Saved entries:
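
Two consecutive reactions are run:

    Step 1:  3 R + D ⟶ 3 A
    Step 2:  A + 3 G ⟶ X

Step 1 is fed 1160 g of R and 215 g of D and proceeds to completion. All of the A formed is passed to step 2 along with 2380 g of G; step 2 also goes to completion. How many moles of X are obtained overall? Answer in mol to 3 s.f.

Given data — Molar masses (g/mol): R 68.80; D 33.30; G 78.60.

Step 1:
n(R) = 1160 / 68.80 = 16.86 mol
n(D) = 215.0 / 33.30 = 6.456 mol
n/ν → R: 5.620, D: 6.456; R is limiting.
n(A) produced = (3/3) × 16.86 = 16.86 mol
Step 2:
n(A) available = 16.86 mol
n(G) = 2380 / 78.60 = 30.28 mol
n/ν → A: 16.86, G: 10.09; G is limiting.
n(X) = (1/3) × 30.28 = 10.09 mol

10.1 mol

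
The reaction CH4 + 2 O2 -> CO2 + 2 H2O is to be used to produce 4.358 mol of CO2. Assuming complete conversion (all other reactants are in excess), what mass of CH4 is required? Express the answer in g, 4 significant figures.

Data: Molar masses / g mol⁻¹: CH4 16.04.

n(CO2) = 4.358 mol
n(CH4) = (1/1) × 4.358 = 4.358 mol
mass = 4.358 × 16.04 = 69.90 g

69.90 g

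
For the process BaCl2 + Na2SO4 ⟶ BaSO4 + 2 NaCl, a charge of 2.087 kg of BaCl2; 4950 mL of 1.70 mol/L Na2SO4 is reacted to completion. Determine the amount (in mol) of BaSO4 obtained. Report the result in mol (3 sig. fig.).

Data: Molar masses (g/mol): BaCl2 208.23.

n(BaCl2) = 2.087×1000 / 208.23 = 10.02 mol
n(Na2SO4) = 1.70 × 4950/1000 = 8.415 mol
n/ν for BaCl2 = 10.02/1 = 10.02
n/ν for Na2SO4 = 8.415/1 = 8.415
Smallest n/ν is Na2SO4 → limiting reagent.
n(BaSO4) = (1/1) × 8.415 = 8.415 mol

8.42 mol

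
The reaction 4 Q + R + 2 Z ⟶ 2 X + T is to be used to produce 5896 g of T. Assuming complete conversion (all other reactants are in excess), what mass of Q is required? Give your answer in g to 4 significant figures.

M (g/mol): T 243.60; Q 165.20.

n(T) = 5896 / 243.60 = 24.20 mol
n(Q) = (4/1) × 24.20 = 96.80 mol
mass = 96.80 × 165.20 = 15990 g

15990 g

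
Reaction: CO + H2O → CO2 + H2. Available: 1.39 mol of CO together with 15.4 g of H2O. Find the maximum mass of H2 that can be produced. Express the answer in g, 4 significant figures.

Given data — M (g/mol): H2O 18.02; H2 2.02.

n(CO) = 1.390 mol
n(H2O) = 15.40 / 18.02 = 0.8546 mol
n/ν → CO: 1.390, H2O: 0.8546; H2O is limiting.
n(H2) = (1/1) × 0.8546 = 0.8546 mol
mass = 0.8546 × 2.02 = 1.726 g

1.726 g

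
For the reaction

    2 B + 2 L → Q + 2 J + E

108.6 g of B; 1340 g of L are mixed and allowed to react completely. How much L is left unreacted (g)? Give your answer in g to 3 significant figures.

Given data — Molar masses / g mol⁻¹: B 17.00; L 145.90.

408 g

n(B) = 108.6 / 17.00 = 6.388 mol
n(L) = 1340 / 145.90 = 9.184 mol
n/ν → B: 3.194, L: 4.592; B is limiting.
L consumed = (2/2) × 6.388 = 6.388 mol
L remaining = 9.184 − 6.388 = 2.796 mol
mass = 2.796 × 145.90 = 407.9 g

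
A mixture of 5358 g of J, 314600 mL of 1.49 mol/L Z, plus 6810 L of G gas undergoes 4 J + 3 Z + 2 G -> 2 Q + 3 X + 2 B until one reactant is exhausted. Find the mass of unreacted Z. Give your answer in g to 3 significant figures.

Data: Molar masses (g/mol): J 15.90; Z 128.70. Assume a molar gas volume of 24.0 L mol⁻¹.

n(J) = 5358 / 15.90 = 337.0 mol
n(Z) = 1.49 × 314600/1000 = 468.8 mol
n(G) = 6810 / 24.0 = 283.8 mol
n/ν for J = 337.0/4 = 84.25
n/ν for Z = 468.8/3 = 156.3
n/ν for G = 283.8/2 = 141.9
Smallest n/ν is J → limiting reagent.
Z consumed = (3/4) × 337.0 = 252.8 mol
Z remaining = 468.8 − 252.8 = 216.0 mol
mass = 216.0 × 128.70 = 27800 g

27800 g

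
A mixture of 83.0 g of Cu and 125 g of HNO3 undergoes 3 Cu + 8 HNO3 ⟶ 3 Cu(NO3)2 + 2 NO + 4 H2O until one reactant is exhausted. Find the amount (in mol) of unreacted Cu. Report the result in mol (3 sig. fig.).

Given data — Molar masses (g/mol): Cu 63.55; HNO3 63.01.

0.562 mol

n(Cu) = 83.00 / 63.55 = 1.306 mol
n(HNO3) = 125.0 / 63.01 = 1.984 mol
n/ν for Cu = 1.306/3 = 0.4353
n/ν for HNO3 = 1.984/8 = 0.2480
Smallest n/ν is HNO3 → limiting reagent.
Cu consumed = (3/8) × 1.984 = 0.7440 mol
Cu remaining = 1.306 − 0.7440 = 0.5620 mol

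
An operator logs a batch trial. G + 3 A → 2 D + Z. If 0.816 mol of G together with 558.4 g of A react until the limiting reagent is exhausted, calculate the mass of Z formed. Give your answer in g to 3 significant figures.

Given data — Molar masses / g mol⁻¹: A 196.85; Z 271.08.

221 g

n(G) = 0.8160 mol
n(A) = 558.4 / 196.85 = 2.837 mol
n/ν for G = 0.8160/1 = 0.8160
n/ν for A = 2.837/3 = 0.9457
Smallest n/ν is G → limiting reagent.
n(Z) = (1/1) × 0.8160 = 0.8160 mol
mass = 0.8160 × 271.08 = 221.2 g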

- _TASK_: When you reach the line containing "2 B + 2 L → Q + 2 J + E" in the data above, start copying exactly, and stop after the line containing "108.6 g of B;".

- _TASK RESPONSE_:
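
    2 B + 2 L → Q + 2 J + E

108.6 g of B; 1340 g of L are mixed and allowed to react completely. How much L is left unreacted (g)? Give your answer in g to 3 significant figures.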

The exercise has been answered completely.